[Data items]
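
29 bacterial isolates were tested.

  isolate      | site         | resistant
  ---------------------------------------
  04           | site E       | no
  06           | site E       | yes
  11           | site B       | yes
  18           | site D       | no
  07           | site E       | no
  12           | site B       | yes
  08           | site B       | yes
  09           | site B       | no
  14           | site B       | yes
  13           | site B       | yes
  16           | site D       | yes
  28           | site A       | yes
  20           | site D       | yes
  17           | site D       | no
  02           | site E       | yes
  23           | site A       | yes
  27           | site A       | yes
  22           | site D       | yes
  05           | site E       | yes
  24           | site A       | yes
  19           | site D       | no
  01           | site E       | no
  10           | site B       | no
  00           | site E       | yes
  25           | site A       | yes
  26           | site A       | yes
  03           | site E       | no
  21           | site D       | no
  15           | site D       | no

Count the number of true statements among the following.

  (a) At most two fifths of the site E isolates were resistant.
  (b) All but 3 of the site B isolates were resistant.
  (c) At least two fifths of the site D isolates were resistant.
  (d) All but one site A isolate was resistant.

0

(a) site E: |A| = 8, |A ∩ B| = 4; needs |A ∩ B| / |A| ≤ 2/5 — false.
(b) site B: |A| = 7, |A ∩ B| = 5; needs |A ∖ B| = 3 — false.
(c) site D: |A| = 8, |A ∩ B| = 3; needs |A ∩ B| / |A| ≥ 2/5 — false.
(d) site A: |A| = 6, |A ∩ B| = 6; needs |A ∖ B| = 1 — false.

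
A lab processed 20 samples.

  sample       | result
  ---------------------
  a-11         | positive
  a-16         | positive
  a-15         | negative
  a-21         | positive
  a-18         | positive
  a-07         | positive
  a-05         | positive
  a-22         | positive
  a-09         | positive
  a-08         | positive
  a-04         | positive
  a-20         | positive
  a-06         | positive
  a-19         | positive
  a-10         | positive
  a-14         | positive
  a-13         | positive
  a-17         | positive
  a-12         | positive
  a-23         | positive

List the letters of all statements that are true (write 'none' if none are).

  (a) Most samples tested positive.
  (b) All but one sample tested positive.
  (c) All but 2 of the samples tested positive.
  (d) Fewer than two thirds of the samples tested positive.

(a), (b)

|A| = 20, |A ∩ B| = 19, |A ∖ B| = 1.
(a) |A ∩ B| > |A ∖ B|: holds.
(b) |A ∖ B| = 1: holds.
(c) |A ∖ B| = 2: fails.
(d) |A ∩ B| / |A| < 2/3: fails.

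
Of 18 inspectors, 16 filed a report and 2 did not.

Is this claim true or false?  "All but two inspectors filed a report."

The determiner here denotes the relation: |A ∖ B| = 2.
|A| = 18, |A ∩ B| = 16, |A ∖ B| = 2.
|A ∖ B| = 2, so the statement is true.

True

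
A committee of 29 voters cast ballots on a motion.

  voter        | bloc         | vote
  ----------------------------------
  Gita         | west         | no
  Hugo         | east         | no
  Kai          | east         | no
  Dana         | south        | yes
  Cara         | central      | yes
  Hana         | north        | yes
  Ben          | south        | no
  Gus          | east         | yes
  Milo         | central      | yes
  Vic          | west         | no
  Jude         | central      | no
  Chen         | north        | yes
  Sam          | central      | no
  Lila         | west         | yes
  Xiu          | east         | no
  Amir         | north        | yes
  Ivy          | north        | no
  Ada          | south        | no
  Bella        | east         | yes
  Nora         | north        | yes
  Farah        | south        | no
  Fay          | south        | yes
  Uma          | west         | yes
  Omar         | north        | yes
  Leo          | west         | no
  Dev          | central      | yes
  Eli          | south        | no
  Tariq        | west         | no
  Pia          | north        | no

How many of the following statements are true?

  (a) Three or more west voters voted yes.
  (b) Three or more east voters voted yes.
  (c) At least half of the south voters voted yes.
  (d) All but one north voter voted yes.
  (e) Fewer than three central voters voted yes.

0

(a) west: |A| = 6, |A ∩ B| = 2; needs |A ∩ B| ≥ 3 — false.
(b) east: |A| = 5, |A ∩ B| = 2; needs |A ∩ B| ≥ 3 — false.
(c) south: |A| = 6, |A ∩ B| = 2; needs |A ∩ B| ≥ |A ∖ B| — false.
(d) north: |A| = 7, |A ∩ B| = 5; needs |A ∖ B| = 1 — false.
(e) central: |A| = 5, |A ∩ B| = 3; needs |A ∩ B| < 3 — false.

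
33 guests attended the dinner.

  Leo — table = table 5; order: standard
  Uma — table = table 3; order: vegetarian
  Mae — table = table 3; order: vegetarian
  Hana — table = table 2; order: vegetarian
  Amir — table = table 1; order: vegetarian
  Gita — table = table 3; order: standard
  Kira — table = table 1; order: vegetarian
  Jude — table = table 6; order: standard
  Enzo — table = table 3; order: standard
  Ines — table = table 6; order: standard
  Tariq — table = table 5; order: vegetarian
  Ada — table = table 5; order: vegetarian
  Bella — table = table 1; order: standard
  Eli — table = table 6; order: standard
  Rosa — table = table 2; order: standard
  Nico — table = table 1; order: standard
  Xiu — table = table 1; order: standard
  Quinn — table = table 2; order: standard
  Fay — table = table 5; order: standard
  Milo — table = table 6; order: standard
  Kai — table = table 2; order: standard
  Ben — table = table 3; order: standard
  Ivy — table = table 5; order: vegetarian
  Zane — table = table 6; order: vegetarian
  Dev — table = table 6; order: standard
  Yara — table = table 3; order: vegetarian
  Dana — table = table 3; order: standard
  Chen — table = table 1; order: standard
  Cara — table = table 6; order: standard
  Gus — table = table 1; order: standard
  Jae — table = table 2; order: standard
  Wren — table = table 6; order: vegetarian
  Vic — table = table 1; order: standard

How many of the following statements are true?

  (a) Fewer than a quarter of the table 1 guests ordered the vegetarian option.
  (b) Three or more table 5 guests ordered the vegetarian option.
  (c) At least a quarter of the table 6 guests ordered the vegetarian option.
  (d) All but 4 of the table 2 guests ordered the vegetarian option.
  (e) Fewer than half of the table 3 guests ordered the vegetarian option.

4

(a) table 1: |A| = 8, |A ∩ B| = 2; needs |A ∩ B| / |A| < 1/4 — false.
(b) table 5: |A| = 5, |A ∩ B| = 3; needs |A ∩ B| ≥ 3 — true.
(c) table 6: |A| = 8, |A ∩ B| = 2; needs |A ∩ B| / |A| ≥ 1/4 — true.
(d) table 2: |A| = 5, |A ∩ B| = 1; needs |A ∖ B| = 4 — true.
(e) table 3: |A| = 7, |A ∩ B| = 3; needs |A ∩ B| < |A ∖ B| — true.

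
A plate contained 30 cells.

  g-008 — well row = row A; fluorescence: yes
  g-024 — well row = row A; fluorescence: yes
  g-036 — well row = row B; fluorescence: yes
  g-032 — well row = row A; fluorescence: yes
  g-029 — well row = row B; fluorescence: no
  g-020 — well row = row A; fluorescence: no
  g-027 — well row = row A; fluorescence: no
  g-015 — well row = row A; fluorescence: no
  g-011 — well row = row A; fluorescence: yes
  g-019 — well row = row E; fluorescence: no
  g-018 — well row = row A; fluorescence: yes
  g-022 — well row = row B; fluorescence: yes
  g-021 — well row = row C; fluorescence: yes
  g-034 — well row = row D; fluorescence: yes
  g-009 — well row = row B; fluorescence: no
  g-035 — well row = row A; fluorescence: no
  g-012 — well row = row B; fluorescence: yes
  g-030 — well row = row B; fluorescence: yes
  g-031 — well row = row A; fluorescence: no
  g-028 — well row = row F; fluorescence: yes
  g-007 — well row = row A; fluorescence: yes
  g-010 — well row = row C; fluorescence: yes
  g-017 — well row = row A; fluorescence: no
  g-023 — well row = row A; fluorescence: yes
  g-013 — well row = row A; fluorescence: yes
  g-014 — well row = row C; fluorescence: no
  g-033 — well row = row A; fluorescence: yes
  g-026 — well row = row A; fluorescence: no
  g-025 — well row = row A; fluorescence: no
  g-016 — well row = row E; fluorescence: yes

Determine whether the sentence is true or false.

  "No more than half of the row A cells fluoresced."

False

'No more than half of the row A cells fluoresced' holds iff |A ∩ B| ≤ |A ∖ B|.
|A| = 17, |A ∩ B| = 9, |A ∖ B| = 8.
9 > 8, so the statement is false.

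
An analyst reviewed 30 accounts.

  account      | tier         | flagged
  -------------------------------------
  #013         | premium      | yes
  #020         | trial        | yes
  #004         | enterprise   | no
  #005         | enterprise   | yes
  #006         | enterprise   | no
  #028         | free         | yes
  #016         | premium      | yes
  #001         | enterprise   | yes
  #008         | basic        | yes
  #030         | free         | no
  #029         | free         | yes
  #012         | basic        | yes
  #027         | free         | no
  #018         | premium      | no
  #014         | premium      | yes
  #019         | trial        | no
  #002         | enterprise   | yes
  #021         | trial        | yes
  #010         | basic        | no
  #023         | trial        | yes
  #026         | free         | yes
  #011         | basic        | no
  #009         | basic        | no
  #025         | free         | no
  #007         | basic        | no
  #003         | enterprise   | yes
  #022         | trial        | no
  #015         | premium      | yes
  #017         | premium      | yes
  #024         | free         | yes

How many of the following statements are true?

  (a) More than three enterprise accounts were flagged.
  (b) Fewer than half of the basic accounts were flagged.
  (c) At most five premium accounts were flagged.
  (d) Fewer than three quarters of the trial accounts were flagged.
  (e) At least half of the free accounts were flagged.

5

(a) enterprise: |A| = 6, |A ∩ B| = 4; needs |A ∩ B| > 3 — true.
(b) basic: |A| = 6, |A ∩ B| = 2; needs |A ∩ B| < |A ∖ B| — true.
(c) premium: |A| = 6, |A ∩ B| = 5; needs |A ∩ B| ≤ 5 — true.
(d) trial: |A| = 5, |A ∩ B| = 3; needs |A ∩ B| / |A| < 3/4 — true.
(e) free: |A| = 7, |A ∩ B| = 4; needs |A ∩ B| ≥ |A ∖ B| — true.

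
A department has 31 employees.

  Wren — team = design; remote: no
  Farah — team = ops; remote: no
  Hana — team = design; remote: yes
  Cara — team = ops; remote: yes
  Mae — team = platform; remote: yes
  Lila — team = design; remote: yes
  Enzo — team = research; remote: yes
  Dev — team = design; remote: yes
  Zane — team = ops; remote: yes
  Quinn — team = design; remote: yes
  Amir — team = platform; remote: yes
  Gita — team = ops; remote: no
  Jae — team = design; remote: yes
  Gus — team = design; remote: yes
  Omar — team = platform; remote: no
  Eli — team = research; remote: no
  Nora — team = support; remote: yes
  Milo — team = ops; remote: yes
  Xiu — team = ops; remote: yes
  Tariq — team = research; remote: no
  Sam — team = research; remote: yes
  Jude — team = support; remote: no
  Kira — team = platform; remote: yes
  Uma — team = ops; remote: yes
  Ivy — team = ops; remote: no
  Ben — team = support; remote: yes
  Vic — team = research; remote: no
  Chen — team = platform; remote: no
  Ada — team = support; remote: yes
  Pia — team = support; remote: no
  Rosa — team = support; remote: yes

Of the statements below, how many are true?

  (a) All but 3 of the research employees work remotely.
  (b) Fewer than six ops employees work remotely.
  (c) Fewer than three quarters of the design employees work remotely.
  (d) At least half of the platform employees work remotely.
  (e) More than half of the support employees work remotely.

4

(a) research: |A| = 5, |A ∩ B| = 2; needs |A ∖ B| = 3 — true.
(b) ops: |A| = 8, |A ∩ B| = 5; needs |A ∩ B| < 6 — true.
(c) design: |A| = 7, |A ∩ B| = 6; needs |A ∩ B| / |A| < 3/4 — false.
(d) platform: |A| = 5, |A ∩ B| = 3; needs |A ∩ B| ≥ |A ∖ B| — true.
(e) support: |A| = 6, |A ∩ B| = 4; needs |A ∩ B| > |A ∖ B| — true.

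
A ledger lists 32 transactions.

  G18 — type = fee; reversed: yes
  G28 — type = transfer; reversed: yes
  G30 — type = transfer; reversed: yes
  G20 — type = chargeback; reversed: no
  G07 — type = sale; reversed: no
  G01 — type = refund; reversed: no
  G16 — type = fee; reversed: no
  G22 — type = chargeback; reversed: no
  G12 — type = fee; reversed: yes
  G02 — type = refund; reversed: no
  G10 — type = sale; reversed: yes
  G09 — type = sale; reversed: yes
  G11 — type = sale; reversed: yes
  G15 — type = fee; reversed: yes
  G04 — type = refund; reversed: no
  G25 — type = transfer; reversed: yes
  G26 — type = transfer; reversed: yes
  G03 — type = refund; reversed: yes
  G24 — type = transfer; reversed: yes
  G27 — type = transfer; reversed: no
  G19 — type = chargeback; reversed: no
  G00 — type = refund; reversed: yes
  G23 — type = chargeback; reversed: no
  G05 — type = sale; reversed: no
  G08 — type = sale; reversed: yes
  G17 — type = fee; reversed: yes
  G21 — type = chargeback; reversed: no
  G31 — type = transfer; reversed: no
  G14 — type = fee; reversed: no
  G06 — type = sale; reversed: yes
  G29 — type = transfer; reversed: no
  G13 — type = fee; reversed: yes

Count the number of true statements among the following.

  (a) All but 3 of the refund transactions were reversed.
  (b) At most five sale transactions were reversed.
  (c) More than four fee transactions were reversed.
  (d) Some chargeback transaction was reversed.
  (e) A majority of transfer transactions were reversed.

(a) refund: |A| = 5, |A ∩ B| = 2; needs |A ∖ B| = 3 — true.
(b) sale: |A| = 7, |A ∩ B| = 5; needs |A ∩ B| ≤ 5 — true.
(c) fee: |A| = 7, |A ∩ B| = 5; needs |A ∩ B| > 4 — true.
(d) chargeback: |A| = 5, |A ∩ B| = 0; needs A ∩ B ≠ ∅ (|A ∩ B| ≥ 1) — false.
(e) transfer: |A| = 8, |A ∩ B| = 5; needs |A ∩ B| > |A ∖ B| — true.

4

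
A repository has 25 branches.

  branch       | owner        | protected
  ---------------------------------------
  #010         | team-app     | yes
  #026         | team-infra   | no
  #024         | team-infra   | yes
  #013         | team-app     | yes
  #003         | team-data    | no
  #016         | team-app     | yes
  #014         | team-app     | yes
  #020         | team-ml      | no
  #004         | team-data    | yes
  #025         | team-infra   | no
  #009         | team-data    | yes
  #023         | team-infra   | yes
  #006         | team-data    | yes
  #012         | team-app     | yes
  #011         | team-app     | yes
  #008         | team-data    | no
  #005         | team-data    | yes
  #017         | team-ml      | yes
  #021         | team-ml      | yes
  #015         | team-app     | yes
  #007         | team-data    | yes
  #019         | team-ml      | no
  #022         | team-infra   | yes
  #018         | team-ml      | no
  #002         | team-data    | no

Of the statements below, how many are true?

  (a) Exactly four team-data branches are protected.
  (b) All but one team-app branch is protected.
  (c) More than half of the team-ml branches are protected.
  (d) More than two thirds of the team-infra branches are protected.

(a) team-data: |A| = 8, |A ∩ B| = 5; needs |A ∩ B| = 4 — false.
(b) team-app: |A| = 7, |A ∩ B| = 7; needs |A ∖ B| = 1 — false.
(c) team-ml: |A| = 5, |A ∩ B| = 2; needs |A ∩ B| > |A ∖ B| — false.
(d) team-infra: |A| = 5, |A ∩ B| = 3; needs |A ∩ B| / |A| > 2/3 — false.

0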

Work to complete
What lines of the data include the word "Enzo"? Copy each of them.

Response for this exercise
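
  Enzo — table = table 3; order: standard
  Enzo — team = research; remote: yes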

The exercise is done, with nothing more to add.